Start of DATA

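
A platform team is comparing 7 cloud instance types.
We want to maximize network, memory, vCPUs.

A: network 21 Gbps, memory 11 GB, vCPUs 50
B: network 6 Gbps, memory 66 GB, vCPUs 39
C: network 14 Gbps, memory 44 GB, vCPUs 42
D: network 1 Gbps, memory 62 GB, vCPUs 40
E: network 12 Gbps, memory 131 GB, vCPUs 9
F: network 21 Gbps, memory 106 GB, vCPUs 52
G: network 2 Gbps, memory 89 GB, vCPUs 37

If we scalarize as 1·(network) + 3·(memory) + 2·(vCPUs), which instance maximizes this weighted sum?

F

A: 1·21 + 3·11 + 2·50 = 154
B: 1·6 + 3·66 + 2·39 = 282
C: 1·14 + 3·44 + 2·42 = 230
D: 1·1 + 3·62 + 2·40 = 267
E: 1·12 + 3·131 + 2·9 = 423
F: 1·21 + 3·106 + 2·52 = 443
G: 1·2 + 3·89 + 2·37 = 343
Highest: F at 443.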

End of DATA

Scan the data above for the word "Gbps", then copy every line that holds it.

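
A: network 21 Gbps, memory 11 GB, vCPUs 50
B: network 6 Gbps, memory 66 GB, vCPUs 39
C: network 14 Gbps, memory 44 GB, vCPUs 42
D: network 1 Gbps, memory 62 GB, vCPUs 40
E: network 12 Gbps, memory 131 GB, vCPUs 9
F: network 21 Gbps, memory 106 GB, vCPUs 52
G: network 2 Gbps, memory 89 GB, vCPUs 37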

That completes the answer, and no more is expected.